DATA

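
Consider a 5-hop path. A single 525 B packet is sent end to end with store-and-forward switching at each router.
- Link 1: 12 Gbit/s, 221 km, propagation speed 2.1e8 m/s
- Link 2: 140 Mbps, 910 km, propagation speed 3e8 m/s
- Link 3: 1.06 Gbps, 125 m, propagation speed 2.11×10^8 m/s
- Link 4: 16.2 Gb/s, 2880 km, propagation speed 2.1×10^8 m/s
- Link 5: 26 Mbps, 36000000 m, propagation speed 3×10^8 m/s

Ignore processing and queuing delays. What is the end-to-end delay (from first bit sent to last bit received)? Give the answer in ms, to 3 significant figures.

L = 525 × 8 = 4200 bits.
Transmission delays (L/R per hop): 0.00035, 0.03, 0.00396226, 0.000259259, 0.161538 ms; sum = 0.19611 ms.
Propagation delays (d/s per hop): 1.05238, 3.03333, 0.000592417, 13.7143, 120 ms; sum = 137.801 ms.
End-to-end = 138 ms.

138 ms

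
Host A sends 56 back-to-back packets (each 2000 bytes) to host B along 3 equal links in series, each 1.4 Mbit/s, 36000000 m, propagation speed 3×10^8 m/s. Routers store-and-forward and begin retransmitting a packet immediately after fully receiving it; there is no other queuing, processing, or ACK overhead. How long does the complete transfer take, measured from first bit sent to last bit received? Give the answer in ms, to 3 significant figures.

Per-hop transmission t_tx = L/R = 16000/1400000 = 11.4286 ms.
Per-hop propagation t_prop = 36000000/300000000 = 120 ms.
Pipeline fill: first packet needs 3·t_tx to clear all hops; remaining 55 packets each add one t_tx.
Total = (3+56-1)·t_tx + 3·t_prop = 58·11.4286 + 3·120 = 1020 ms.

1020 ms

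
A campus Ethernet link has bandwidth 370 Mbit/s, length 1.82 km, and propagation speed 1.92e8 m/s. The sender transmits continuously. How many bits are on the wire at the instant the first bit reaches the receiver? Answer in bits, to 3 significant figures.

3510 bits

Propagation delay = 1820 / 192000000 = 9.47917e-06 s.
BDP = R × t_prop = 370000000 × 9.47917e-06 = 3507.29 bits.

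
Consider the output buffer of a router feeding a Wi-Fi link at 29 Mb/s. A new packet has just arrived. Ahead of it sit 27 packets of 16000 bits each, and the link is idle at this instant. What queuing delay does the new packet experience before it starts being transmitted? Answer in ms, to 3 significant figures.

Each queued packet: L/R = 16000/29000000 = 0.551724 ms.
27 queued → 14.8966 ms.
Queuing delay = 14.9 ms.

14.9 ms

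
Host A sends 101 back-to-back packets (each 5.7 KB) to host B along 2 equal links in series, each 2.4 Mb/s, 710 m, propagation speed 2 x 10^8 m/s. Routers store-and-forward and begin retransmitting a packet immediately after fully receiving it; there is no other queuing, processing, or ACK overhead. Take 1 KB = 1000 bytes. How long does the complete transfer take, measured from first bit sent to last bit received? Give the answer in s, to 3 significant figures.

1.94 s

Per-hop transmission t_tx = L/R = 45600/2400000 = 0.019 s.
Per-hop propagation t_prop = 710/200000000 = 3.55e-06 s.
Pipeline fill: first packet needs 2·t_tx to clear all hops; remaining 100 packets each add one t_tx.
Total = (2+101-1)·t_tx + 2·t_prop = 102·0.019 + 2·3.55e-06 = 1.94 s.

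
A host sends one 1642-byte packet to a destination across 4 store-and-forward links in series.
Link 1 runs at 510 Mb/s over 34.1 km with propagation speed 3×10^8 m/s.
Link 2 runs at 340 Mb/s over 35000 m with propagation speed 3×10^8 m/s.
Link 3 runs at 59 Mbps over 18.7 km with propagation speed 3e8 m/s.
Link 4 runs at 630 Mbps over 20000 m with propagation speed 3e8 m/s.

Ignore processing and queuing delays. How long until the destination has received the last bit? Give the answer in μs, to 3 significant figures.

667 μs

L = 1642 × 8 = 13136 bits.
Transmission delays (L/R per hop): 25.7569, 38.6353, 222.644, 20.8508 μs; sum = 307.887 μs.
Propagation delays (d/s per hop): 113.667, 116.667, 62.3333, 66.6667 μs; sum = 359.333 μs.
End-to-end = 667 μs.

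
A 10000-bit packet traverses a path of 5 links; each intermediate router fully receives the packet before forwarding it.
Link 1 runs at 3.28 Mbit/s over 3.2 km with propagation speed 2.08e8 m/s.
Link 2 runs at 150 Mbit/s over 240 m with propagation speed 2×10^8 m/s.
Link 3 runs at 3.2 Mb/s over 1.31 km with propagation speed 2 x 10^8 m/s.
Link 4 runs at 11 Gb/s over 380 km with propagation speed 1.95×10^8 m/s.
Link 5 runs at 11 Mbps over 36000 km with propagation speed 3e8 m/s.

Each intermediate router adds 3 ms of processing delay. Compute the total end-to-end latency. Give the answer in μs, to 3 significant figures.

141000 μs

Transmission delays (L/R per hop): 3048.78, 66.6667, 3125, 0.909091, 909.091 μs; sum = 7150.45 μs.
Propagation delays (d/s per hop): 15.3846, 1.2, 6.55, 1948.72, 120000 μs; sum = 121972 μs.
Processing at 4 router(s): 4 × 3 ms = 12000 μs.
End-to-end = 141000 μs.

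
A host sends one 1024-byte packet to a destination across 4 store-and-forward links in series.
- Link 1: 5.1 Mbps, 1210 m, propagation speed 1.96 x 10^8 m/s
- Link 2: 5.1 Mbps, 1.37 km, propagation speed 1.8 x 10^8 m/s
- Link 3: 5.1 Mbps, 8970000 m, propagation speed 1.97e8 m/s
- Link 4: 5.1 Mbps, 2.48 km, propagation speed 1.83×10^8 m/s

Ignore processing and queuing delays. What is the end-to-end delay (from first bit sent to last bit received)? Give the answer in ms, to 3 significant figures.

52.0 ms

L = 1024 × 8 = 8192 bits.
Transmission delay per hop = L/R = 8192/5100000 = 1.60627 ms; 4 hops → 6.4251 ms.
Propagation delays (d/s per hop): 0.00617347, 0.00761111, 45.533, 0.0135519 ms; sum = 45.5603 ms.
End-to-end = 52.0 ms.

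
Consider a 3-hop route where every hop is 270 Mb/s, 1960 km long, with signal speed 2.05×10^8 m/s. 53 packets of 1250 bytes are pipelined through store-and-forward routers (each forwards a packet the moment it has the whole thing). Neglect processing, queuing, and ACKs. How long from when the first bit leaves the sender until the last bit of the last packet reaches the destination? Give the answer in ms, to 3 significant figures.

30.7 ms

Per-hop transmission t_tx = L/R = 10000/270000000 = 0.037037 ms.
Per-hop propagation t_prop = 1960000/2.05e+08 = 9.56098 ms.
Pipeline fill: first packet needs 3·t_tx to clear all hops; remaining 52 packets each add one t_tx.
Total = (3+53-1)·t_tx + 3·t_prop = 55·0.037037 + 3·9.56098 = 30.7 ms.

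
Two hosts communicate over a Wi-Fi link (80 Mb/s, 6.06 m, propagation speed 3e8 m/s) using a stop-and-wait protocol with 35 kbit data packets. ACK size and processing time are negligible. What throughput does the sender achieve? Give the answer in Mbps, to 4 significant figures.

79.99 Mbps

t_tx = L/R = 35000/80000000 = 0.0004375 s.
t_prop = 6.06/300000000 = 2.02e-08 s; RTT = 4.04e-08 s.
Cycle = t_tx + RTT = 0.00043754 s.
Throughput = L / cycle = 35000 / 0.00043754 = 79.99 Mbps.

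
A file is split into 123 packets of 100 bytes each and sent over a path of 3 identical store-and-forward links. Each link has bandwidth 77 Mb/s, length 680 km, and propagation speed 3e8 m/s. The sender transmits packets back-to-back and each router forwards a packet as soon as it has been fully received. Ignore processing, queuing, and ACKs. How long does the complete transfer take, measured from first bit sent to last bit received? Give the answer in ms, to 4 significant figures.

Per-hop transmission t_tx = L/R = 800/77000000 = 0.0103896 ms.
Per-hop propagation t_prop = 680000/300000000 = 2.26667 ms.
Pipeline fill: first packet needs 3·t_tx to clear all hops; remaining 122 packets each add one t_tx.
Total = (3+123-1)·t_tx + 3·t_prop = 125·0.0103896 + 3·2.26667 = 8.099 ms.

8.099 ms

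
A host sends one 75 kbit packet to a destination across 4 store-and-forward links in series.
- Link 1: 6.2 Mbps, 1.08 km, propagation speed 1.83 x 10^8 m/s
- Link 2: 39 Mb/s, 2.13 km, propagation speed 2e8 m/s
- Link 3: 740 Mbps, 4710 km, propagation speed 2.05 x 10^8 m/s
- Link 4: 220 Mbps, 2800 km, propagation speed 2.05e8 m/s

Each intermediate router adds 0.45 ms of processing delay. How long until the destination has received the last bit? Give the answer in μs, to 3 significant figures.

L = 75000 bits.
Transmission delays (L/R per hop): 12096.8, 1923.08, 101.351, 340.909 μs; sum = 14462.1 μs.
Propagation delays (d/s per hop): 5.90164, 10.65, 22975.6, 13658.5 μs; sum = 36650.7 μs.
Processing at 3 router(s): 3 × 0.45 ms = 1350 μs.
End-to-end = 52500 μs.

52500 μs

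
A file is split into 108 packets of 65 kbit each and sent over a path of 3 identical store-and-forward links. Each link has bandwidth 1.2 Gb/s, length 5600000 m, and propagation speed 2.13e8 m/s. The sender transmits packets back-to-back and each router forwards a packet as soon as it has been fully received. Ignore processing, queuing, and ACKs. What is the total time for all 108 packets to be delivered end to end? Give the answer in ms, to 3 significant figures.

84.8 ms

Per-hop transmission t_tx = L/R = 65000/1200000000 = 0.0541667 ms.
Per-hop propagation t_prop = 5600000/213000000 = 26.2911 ms.
Pipeline fill: first packet needs 3·t_tx to clear all hops; remaining 107 packets each add one t_tx.
Total = (3+108-1)·t_tx + 3·t_prop = 110·0.0541667 + 3·26.2911 = 84.8 ms.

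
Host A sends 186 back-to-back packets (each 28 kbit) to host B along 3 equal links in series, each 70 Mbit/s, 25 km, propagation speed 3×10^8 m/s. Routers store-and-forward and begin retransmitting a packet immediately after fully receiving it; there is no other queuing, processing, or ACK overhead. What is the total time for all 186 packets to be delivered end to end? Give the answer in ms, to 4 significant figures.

Per-hop transmission t_tx = L/R = 28000/70000000 = 0.4 ms.
Per-hop propagation t_prop = 25000/300000000 = 0.0833333 ms.
Pipeline fill: first packet needs 3·t_tx to clear all hops; remaining 185 packets each add one t_tx.
Total = (3+186-1)·t_tx + 3·t_prop = 188·0.4 + 3·0.0833333 = 75.45 ms.

75.45 ms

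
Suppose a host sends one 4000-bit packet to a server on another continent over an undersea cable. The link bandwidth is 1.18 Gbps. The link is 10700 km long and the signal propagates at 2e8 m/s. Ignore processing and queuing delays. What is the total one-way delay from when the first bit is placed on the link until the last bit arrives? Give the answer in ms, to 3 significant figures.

53.5 ms

Transmission delay = L/R = 4000 / 1180000000 = 0.00338983 ms.
Propagation delay = d/s = 10700000 m / 200000000 m/s = 53.5 ms.
Total = 53.5 ms.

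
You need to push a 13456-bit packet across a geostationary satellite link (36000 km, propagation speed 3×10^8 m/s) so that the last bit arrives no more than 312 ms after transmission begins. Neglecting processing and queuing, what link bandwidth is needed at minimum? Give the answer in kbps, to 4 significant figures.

70.08 kbps

Propagation delay = 36000000 / 300000000 = 120 ms.
Transmission budget = 312 − 120 = 192 ms.
R ≥ L / t_tx = 13456 bits / 0.192 s = 70.08 kbps.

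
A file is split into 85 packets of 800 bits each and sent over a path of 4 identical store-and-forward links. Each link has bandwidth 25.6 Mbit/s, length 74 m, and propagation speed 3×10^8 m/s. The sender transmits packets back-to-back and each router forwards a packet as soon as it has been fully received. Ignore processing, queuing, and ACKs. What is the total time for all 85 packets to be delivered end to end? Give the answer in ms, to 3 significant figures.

Per-hop transmission t_tx = L/R = 800/25600000 = 0.03125 ms.
Per-hop propagation t_prop = 74/300000000 = 0.000246667 ms.
Pipeline fill: first packet needs 4·t_tx to clear all hops; remaining 84 packets each add one t_tx.
Total = (4+85-1)·t_tx + 4·t_prop = 88·0.03125 + 4·0.000246667 = 2.75 ms.

2.75 ms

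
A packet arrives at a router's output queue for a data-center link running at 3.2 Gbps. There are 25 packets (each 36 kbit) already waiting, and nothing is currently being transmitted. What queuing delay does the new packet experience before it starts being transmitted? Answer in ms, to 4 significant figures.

0.2813 ms

Each queued packet: L/R = 36000/3200000000 = 0.01125 ms.
25 queued → 0.28125 ms.
Queuing delay = 0.2813 ms.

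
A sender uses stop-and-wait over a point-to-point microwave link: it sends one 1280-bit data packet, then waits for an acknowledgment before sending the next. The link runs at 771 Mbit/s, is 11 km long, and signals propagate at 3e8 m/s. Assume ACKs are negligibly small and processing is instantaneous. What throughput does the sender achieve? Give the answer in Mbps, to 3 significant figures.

17.1 Mbps

t_tx = L/R = 1280/771000000 = 1.66018e-06 s.
t_prop = 11000/300000000 = 3.66667e-05 s; RTT = 7.33333e-05 s.
Cycle = t_tx + RTT = 7.49935e-05 s.
Throughput = L / cycle = 1280 / 7.49935e-05 = 17.1 Mbps.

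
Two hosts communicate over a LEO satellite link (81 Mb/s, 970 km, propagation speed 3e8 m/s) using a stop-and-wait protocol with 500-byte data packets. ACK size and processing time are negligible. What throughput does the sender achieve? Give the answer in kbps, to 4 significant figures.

t_tx = L/R = 4000/81000000 = 4.93827e-05 s.
t_prop = 970000/300000000 = 0.00323333 s; RTT = 0.00646667 s.
Cycle = t_tx + RTT = 0.00651605 s.
Throughput = L / cycle = 4000 / 0.00651605 = 613.9 kbps.

613.9 kbps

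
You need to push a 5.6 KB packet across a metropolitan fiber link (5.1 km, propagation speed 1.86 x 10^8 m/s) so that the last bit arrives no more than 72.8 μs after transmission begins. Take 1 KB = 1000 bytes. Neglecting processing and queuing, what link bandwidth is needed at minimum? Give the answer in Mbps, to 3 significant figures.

987 Mbps

L = 44800 bits.
Propagation delay = 5100 / 186000000 = 27.4194 μs.
Transmission budget = 72.8 − 27.4194 = 45.3806 μs.
R ≥ L / t_tx = 44800 bits / 4.53806e-05 s = 987 Mbps.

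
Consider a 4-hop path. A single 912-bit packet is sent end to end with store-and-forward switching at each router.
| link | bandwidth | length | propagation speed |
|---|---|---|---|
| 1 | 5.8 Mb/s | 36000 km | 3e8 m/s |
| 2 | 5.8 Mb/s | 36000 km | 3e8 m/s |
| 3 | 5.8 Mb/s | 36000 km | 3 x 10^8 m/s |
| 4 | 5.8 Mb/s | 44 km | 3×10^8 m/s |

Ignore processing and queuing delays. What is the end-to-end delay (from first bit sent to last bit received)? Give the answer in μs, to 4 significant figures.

360800 μs

Transmission delay per hop = L/R = 912/5800000 = 157.241 μs; 4 hops → 628.966 μs.
Propagation delays (d/s per hop): 120000, 120000, 120000, 146.667 μs; sum = 360147 μs.
End-to-end = 360800 μs.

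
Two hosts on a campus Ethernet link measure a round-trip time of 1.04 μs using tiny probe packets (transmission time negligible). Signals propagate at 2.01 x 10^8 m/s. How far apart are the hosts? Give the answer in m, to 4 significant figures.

One-way propagation = RTT/2 = 0.52 μs.
d = s × t = 2.01e+08 × 5.2e-07 = 104.5 m.

104.5 m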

REQUIREMENT
Restate, word for word and with nothing added, the lines from the beginning of the records above through the line that contains "- Link 5: 26".

SOLUTION
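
Consider a 5-hop path. A single 525 B packet is sent end to end with store-and-forward switching at each router.
- Link 1: 12 Gbit/s, 221 km, propagation speed 2.1e8 m/s
- Link 2: 140 Mbps, 910 km, propagation speed 3e8 m/s
- Link 3: 1.06 Gbps, 125 m, propagation speed 2.11×10^8 m/s
- Link 4: 16.2 Gb/s, 2880 km, propagation speed 2.1×10^8 m/s
- Link 5: 26 Mbps, 36000000 m, propagation speed 3×10^8 m/s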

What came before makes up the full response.